Every entry in the data below needs to be repeated exactly.

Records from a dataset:

* * *

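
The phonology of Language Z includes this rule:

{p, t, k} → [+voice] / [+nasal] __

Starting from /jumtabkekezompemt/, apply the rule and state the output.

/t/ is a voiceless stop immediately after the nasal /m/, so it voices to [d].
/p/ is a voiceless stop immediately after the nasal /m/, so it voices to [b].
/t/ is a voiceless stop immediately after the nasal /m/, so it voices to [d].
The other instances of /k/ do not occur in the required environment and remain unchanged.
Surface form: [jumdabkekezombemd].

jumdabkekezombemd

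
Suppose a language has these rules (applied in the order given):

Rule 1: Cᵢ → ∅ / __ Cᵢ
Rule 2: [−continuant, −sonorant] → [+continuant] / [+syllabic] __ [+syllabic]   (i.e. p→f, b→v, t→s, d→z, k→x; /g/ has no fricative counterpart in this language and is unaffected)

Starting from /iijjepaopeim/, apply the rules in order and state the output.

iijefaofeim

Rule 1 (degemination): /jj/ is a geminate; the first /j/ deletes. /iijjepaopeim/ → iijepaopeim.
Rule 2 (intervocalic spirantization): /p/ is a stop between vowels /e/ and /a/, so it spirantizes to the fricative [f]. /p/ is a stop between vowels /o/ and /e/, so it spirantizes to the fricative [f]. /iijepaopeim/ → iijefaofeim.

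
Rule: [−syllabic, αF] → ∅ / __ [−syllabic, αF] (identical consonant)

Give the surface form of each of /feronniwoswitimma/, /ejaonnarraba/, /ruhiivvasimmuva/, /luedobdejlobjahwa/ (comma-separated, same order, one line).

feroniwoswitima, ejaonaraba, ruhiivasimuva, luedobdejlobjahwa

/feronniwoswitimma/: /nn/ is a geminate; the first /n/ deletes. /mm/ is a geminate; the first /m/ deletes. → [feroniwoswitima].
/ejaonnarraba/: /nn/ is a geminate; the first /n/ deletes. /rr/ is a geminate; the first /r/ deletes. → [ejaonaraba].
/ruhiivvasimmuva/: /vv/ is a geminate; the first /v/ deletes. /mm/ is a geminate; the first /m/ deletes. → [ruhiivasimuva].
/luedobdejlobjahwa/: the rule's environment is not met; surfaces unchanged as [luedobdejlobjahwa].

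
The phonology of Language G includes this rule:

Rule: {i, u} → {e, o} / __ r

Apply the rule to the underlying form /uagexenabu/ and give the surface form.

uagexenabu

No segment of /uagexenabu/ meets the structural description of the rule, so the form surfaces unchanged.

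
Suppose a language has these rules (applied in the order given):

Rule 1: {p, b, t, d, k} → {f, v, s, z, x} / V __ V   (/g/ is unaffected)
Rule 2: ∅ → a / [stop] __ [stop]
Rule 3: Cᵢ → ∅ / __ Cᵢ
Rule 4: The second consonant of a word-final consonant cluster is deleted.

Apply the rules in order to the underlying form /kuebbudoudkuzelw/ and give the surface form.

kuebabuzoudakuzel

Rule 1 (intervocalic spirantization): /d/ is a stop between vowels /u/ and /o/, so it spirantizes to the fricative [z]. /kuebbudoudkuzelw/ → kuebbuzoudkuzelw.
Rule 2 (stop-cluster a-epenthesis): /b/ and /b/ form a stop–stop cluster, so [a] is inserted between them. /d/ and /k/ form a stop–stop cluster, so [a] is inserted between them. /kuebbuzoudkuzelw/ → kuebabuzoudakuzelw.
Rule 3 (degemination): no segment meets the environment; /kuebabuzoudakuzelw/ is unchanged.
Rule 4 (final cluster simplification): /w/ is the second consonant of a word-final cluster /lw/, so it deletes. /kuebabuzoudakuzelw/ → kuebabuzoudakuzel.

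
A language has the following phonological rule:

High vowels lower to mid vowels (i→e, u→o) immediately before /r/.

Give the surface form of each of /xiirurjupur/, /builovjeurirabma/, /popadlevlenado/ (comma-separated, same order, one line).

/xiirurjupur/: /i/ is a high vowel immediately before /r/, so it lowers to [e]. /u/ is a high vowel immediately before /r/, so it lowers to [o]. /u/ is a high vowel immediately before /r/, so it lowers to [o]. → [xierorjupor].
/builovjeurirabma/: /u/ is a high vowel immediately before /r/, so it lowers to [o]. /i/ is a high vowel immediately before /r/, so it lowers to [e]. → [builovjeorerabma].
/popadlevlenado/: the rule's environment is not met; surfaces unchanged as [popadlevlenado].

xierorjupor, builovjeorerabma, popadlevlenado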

* * *

§ Exercise output
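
The phonology of Language Z includes this rule:

{p, t, k} → [+voice] / [+nasal] __

Starting from /jumtabkekezompemt/, apply the rule and state the output.

/t/ is a voiceless stop immediately after the nasal /m/, so it voices to [d].
/p/ is a voiceless stop immediately after the nasal /m/, so it voices to [b].
/t/ is a voiceless stop immediately after the nasal /m/, so it voices to [d].
The other instances of /k/ do not occur in the required environment and remain unchanged.
Surface form: [jumdabkekezombemd].

jumdabkekezombemd

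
Suppose a language has these rules (applied in the order given):

Rule 1: Cᵢ → ∅ / __ Cᵢ
Rule 2: [−continuant, −sonorant] → [+continuant] / [+syllabic] __ [+syllabic]   (i.e. p→f, b→v, t→s, d→z, k→x; /g/ has no fricative counterpart in this language and is unaffected)

Starting from /iijjepaopeim/, apply the rules in order and state the output.

iijefaofeim

Rule 1 (degemination): /jj/ is a geminate; the first /j/ deletes. /iijjepaopeim/ → iijepaopeim.
Rule 2 (intervocalic spirantization): /p/ is a stop between vowels /e/ and /a/, so it spirantizes to the fricative [f]. /p/ is a stop between vowels /o/ and /e/, so it spirantizes to the fricative [f]. /iijepaopeim/ → iijefaofeim.

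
Rule: [−syllabic, αF] → ∅ / __ [−syllabic, αF] (identical consonant)

Give the surface form of each of /feronniwoswitimma/, /ejaonnarraba/, /ruhiivvasimmuva/, /luedobdejlobjahwa/ (comma-separated, same order, one line).

feroniwoswitima, ejaonaraba, ruhiivasimuva, luedobdejlobjahwa

/feronniwoswitimma/: /nn/ is a geminate; the first /n/ deletes. /mm/ is a geminate; the first /m/ deletes. → [feroniwoswitima].
/ejaonnarraba/: /nn/ is a geminate; the first /n/ deletes. /rr/ is a geminate; the first /r/ deletes. → [ejaonaraba].
/ruhiivvasimmuva/: /vv/ is a geminate; the first /v/ deletes. /mm/ is a geminate; the first /m/ deletes. → [ruhiivasimuva].
/luedobdejlobjahwa/: the rule's environment is not met; surfaces unchanged as [luedobdejlobjahwa].

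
The phonology of Language G includes this rule:

Rule: {i, u} → {e, o} / __ r

Apply the rule to the underlying form /uagexenabu/ and give the surface form.

uagexenabu

No segment of /uagexenabu/ meets the structural description of the rule, so the form surfaces unchanged.

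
Suppose a language has these rules (applied in the order given):

Rule 1: {p, b, t, d, k} → {f, v, s, z, x} / V __ V   (/g/ is unaffected)
Rule 2: ∅ → a / [stop] __ [stop]
Rule 3: Cᵢ → ∅ / __ Cᵢ
Rule 4: The second consonant of a word-final consonant cluster is deleted.

Apply the rules in order to the underlying form /kuebbudoudkuzelw/ and give the surface form.

kuebabuzoudakuzel

Rule 1 (intervocalic spirantization): /d/ is a stop between vowels /u/ and /o/, so it spirantizes to the fricative [z]. /kuebbudoudkuzelw/ → kuebbuzoudkuzelw.
Rule 2 (stop-cluster a-epenthesis): /b/ and /b/ form a stop–stop cluster, so [a] is inserted between them. /d/ and /k/ form a stop–stop cluster, so [a] is inserted between them. /kuebbuzoudkuzelw/ → kuebabuzoudakuzelw.
Rule 3 (degemination): no segment meets the environment; /kuebabuzoudakuzelw/ is unchanged.
Rule 4 (final cluster simplification): /w/ is the second consonant of a word-final cluster /lw/, so it deletes. /kuebabuzoudakuzelw/ → kuebabuzoudakuzel.

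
A language has the following phonological rule:

High vowels lower to mid vowels (i→e, u→o) immediately before /r/.

Give the surface form of each of /xiirurjupur/, /builovjeurirabma/, /popadlevlenado/ (comma-separated, same order, one line).

/xiirurjupur/: /i/ is a high vowel immediately before /r/, so it lowers to [e]. /u/ is a high vowel immediately before /r/, so it lowers to [o]. /u/ is a high vowel immediately before /r/, so it lowers to [o]. → [xierorjupor].
/builovjeurirabma/: /u/ is a high vowel immediately before /r/, so it lowers to [o]. /i/ is a high vowel immediately before /r/, so it lowers to [e]. → [builovjeorerabma].
/popadlevlenado/: the rule's environment is not met; surfaces unchanged as [popadlevlenado].

xierorjupor, builovjeorerabma, popadlevlenado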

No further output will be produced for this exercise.